Could you write out the records below exactly as they appear?

(Stored data)

↓

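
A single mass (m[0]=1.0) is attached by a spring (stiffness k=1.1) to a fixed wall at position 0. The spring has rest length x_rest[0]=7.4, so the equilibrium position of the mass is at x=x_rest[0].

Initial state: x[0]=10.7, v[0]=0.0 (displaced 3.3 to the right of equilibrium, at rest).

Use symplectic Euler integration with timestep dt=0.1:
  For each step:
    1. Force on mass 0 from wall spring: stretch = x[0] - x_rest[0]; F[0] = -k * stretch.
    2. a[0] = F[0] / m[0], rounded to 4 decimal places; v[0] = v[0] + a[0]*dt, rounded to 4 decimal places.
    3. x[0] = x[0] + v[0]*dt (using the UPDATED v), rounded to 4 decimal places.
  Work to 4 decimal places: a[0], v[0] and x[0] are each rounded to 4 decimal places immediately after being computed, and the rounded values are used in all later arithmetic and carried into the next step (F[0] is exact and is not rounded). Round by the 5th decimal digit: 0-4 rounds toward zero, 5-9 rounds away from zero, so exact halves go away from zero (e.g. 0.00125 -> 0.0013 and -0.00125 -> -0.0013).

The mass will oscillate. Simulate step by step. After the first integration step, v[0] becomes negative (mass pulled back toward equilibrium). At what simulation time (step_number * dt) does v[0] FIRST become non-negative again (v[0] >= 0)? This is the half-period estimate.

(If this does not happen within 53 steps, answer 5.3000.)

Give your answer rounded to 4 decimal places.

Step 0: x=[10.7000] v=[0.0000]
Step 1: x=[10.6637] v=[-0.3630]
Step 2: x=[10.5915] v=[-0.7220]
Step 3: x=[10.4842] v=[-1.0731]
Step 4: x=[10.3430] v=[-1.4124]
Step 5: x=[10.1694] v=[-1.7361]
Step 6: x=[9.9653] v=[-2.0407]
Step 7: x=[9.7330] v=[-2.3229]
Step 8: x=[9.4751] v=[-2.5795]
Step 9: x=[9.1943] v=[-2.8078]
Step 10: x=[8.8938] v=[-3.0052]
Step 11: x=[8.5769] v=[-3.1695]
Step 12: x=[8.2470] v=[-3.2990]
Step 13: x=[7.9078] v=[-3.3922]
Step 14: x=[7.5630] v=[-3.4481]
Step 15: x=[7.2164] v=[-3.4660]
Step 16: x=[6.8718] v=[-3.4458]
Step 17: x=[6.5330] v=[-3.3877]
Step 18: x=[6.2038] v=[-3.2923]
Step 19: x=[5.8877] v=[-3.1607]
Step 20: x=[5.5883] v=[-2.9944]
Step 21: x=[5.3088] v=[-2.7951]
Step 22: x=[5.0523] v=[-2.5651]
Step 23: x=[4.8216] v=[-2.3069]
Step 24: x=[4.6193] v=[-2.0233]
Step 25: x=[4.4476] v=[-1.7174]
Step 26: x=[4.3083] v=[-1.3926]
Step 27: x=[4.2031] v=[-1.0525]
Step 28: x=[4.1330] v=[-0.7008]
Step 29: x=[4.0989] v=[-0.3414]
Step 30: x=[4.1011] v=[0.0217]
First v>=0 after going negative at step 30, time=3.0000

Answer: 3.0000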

↑

### [Response]
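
A single mass (m[0]=1.0) is attached by a spring (stiffness k=1.1) to a fixed wall at position 0. The spring has rest length x_rest[0]=7.4, so the equilibrium position of the mass is at x=x_rest[0].

Initial state: x[0]=10.7, v[0]=0.0 (displaced 3.3 to the right of equilibrium, at rest).

Use symplectic Euler integration with timestep dt=0.1:
  For each step:
    1. Force on mass 0 from wall spring: stretch = x[0] - x_rest[0]; F[0] = -k * stretch.
    2. a[0] = F[0] / m[0], rounded to 4 decimal places; v[0] = v[0] + a[0]*dt, rounded to 4 decimal places.
    3. x[0] = x[0] + v[0]*dt (using the UPDATED v), rounded to 4 decimal places.
  Work to 4 decimal places: a[0], v[0] and x[0] are each rounded to 4 decimal places immediately after being computed, and the rounded values are used in all later arithmetic and carried into the next step (F[0] is exact and is not rounded). Round by the 5th decimal digit: 0-4 rounds toward zero, 5-9 rounds away from zero, so exact halves go away from zero (e.g. 0.00125 -> 0.0013 and -0.00125 -> -0.0013).

The mass will oscillate. Simulate step by step. After the first integration step, v[0] becomes negative (mass pulled back toward equilibrium). At what simulation time (step_number * dt) does v[0] FIRST become non-negative again (v[0] >= 0)? This is the half-period estimate.

(If this does not happen within 53 steps, answer 5.3000.)

Give your answer rounded to 4 decimal places.

Step 0: x=[10.7000] v=[0.0000]
Step 1: x=[10.6637] v=[-0.3630]
Step 2: x=[10.5915] v=[-0.7220]
Step 3: x=[10.4842] v=[-1.0731]
Step 4: x=[10.3430] v=[-1.4124]
Step 5: x=[10.1694] v=[-1.7361]
Step 6: x=[9.9653] v=[-2.0407]
Step 7: x=[9.7330] v=[-2.3229]
Step 8: x=[9.4751] v=[-2.5795]
Step 9: x=[9.1943] v=[-2.8078]
Step 10: x=[8.8938] v=[-3.0052]
Step 11: x=[8.5769] v=[-3.1695]
Step 12: x=[8.2470] v=[-3.2990]
Step 13: x=[7.9078] v=[-3.3922]
Step 14: x=[7.5630] v=[-3.4481]
Step 15: x=[7.2164] v=[-3.4660]
Step 16: x=[6.8718] v=[-3.4458]
Step 17: x=[6.5330] v=[-3.3877]
Step 18: x=[6.2038] v=[-3.2923]
Step 19: x=[5.8877] v=[-3.1607]
Step 20: x=[5.5883] v=[-2.9944]
Step 21: x=[5.3088] v=[-2.7951]
Step 22: x=[5.0523] v=[-2.5651]
Step 23: x=[4.8216] v=[-2.3069]
Step 24: x=[4.6193] v=[-2.0233]
Step 25: x=[4.4476] v=[-1.7174]
Step 26: x=[4.3083] v=[-1.3926]
Step 27: x=[4.2031] v=[-1.0525]
Step 28: x=[4.1330] v=[-0.7008]
Step 29: x=[4.0989] v=[-0.3414]
Step 30: x=[4.1011] v=[0.0217]
First v>=0 after going negative at step 30, time=3.0000

Answer: 3.0000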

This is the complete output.